> [Exercise goal] In the listing below, identify each line with the word "level" and return those lines.

> [Input for this task]

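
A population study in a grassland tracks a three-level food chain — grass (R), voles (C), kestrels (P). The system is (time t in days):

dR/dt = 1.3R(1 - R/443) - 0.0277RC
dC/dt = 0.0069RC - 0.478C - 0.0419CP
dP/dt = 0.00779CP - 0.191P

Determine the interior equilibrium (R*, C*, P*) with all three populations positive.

R* ≈ 212, C* ≈ 24.5, P* ≈ 23.4

From dP/dt = 0: 0.00779C* = 0.191, so C* = 24.5.
From dR/dt = 0: 1.3(1 - R*/443) = 0.0277·24.5, giving R* = 443·(1 - 0.522) = 212.
From dC/dt = 0: 0.0069·212 - 0.478 = 0.0419P*, so P* = 0.982/0.0419 = 23.4.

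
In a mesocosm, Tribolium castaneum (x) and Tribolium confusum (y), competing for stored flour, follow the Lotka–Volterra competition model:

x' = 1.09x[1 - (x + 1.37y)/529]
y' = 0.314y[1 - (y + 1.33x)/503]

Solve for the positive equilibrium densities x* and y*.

x* ≈ 195, y* ≈ 244

Setting both brackets to zero gives the nullclines x + 1.37y = 529 and 1.33x + y = 503.
Substituting y = 503 - 1.33x into the first: x(1 - 1.37·1.33) = 529 - 1.37·503.
So x* = -160/-0.822 = 195, and then y* = 503 - 1.33·195 = 244.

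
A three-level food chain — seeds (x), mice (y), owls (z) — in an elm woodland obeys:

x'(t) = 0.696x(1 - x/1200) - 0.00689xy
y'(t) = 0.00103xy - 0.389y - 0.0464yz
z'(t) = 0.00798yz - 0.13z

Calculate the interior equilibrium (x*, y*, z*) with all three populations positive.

x* ≈ 1010, y* ≈ 16.3, z* ≈ 14

From dz/dt = 0: 0.00798y* = 0.13, so y* = 16.3.
From dx/dt = 0: 0.696(1 - x*/1200) = 0.00689·16.3, giving x* = 1200·(1 - 0.161) = 1010.
From dy/dt = 0: 0.00103·1010 - 0.389 = 0.0464z*, so z* = 0.648/0.0464 = 14.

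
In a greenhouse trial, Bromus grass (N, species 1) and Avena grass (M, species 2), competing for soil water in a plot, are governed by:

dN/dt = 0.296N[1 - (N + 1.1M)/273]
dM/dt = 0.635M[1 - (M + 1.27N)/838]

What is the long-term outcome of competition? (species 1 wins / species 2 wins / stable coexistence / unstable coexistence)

Compare the nullcline intercepts: K1/α12 = 273/1.1 = 248 < K2 = 838; K2/α21 = 838/1.27 = 660 > K1 = 273.
Since the inequalities point opposite ways, species 2 can invade but species 1 cannot.

species 2 excludes species 1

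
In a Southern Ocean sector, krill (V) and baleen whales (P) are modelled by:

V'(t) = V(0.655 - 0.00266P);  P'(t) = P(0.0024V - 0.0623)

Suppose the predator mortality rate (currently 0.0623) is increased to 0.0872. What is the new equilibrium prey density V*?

At the interior fixed point, setting dP/dt = 0 with P > 0 fixes V* = (predator death rate)/(VP coefficient) — independent of the other coefficients.
With the change, V* = 0.0872/0.0024 = 36.3; it rises from 26.

V* ≈ 36.3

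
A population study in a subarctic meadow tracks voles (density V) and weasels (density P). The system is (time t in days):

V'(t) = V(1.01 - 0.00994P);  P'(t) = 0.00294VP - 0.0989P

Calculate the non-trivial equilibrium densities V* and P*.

V* ≈ 33.6, P* ≈ 102

Set dP/dt = 0 with P > 0: 0.00294V - 0.0989 = 0, so V* = 0.0989/0.00294 = 33.6.
Set dV/dt = 0 with V > 0: 1.01 - 0.00994P = 0, so P* = 1.01/0.00994 = 102.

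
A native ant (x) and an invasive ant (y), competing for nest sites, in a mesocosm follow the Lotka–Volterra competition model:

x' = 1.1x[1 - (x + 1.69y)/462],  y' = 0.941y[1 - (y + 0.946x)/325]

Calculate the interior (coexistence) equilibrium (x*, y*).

x* ≈ 146, y* ≈ 187

Setting both brackets to zero gives the nullclines x + 1.69y = 462 and 0.946x + y = 325.
Substituting y = 325 - 0.946x into the first: x(1 - 1.69·0.946) = 462 - 1.69·325.
So x* = -87.2/-0.599 = 146, and then y* = 325 - 0.946·146 = 187.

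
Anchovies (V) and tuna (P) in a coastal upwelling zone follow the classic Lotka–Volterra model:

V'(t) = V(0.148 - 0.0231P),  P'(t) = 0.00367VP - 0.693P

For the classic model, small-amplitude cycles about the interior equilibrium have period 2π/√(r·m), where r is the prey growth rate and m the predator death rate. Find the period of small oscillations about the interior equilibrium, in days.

T ≈ 19.6 days

Here r = 0.148 and m = 0.693, so r·m = 0.103.
ω = √0.103 = 0.32 per day, hence T = 2π/ω ≈ 19.6 days.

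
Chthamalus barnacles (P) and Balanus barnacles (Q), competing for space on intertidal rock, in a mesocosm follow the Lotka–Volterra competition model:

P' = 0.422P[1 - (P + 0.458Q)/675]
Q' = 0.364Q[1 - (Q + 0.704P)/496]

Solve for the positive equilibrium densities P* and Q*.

P* ≈ 661, Q* ≈ 30.7

Setting both brackets to zero gives the nullclines P + 0.458Q = 675 and 0.704P + Q = 496.
Substituting Q = 496 - 0.704P into the first: P(1 - 0.458·0.704) = 675 - 0.458·496.
So P* = 448/0.678 = 661, and then Q* = 496 - 0.704·661 = 30.7.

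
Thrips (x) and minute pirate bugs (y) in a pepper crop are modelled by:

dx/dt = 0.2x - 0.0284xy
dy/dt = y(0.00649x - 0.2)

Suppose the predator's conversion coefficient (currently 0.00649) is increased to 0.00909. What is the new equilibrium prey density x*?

At the interior fixed point, setting dy/dt = 0 with y > 0 fixes x* = (predator death rate)/(xy coefficient) — independent of the other coefficients.
With the change, x* = 0.2/0.00909 = 22; it falls from 30.8.

x* ≈ 22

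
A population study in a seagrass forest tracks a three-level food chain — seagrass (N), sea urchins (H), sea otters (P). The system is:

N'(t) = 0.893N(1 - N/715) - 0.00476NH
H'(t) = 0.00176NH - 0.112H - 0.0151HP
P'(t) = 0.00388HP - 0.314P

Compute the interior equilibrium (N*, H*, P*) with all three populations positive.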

> [Result of this task]
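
A population study in a grassland tracks a three-level food chain — grass (R), voles (C), kestrels (P). The system is (time t in days):
A three-level food chain — seeds (x), mice (y), owls (z) — in an elm woodland obeys:
A population study in a seagrass forest tracks a three-level food chain — seagrass (N), sea urchins (H), sea otters (P). The system is: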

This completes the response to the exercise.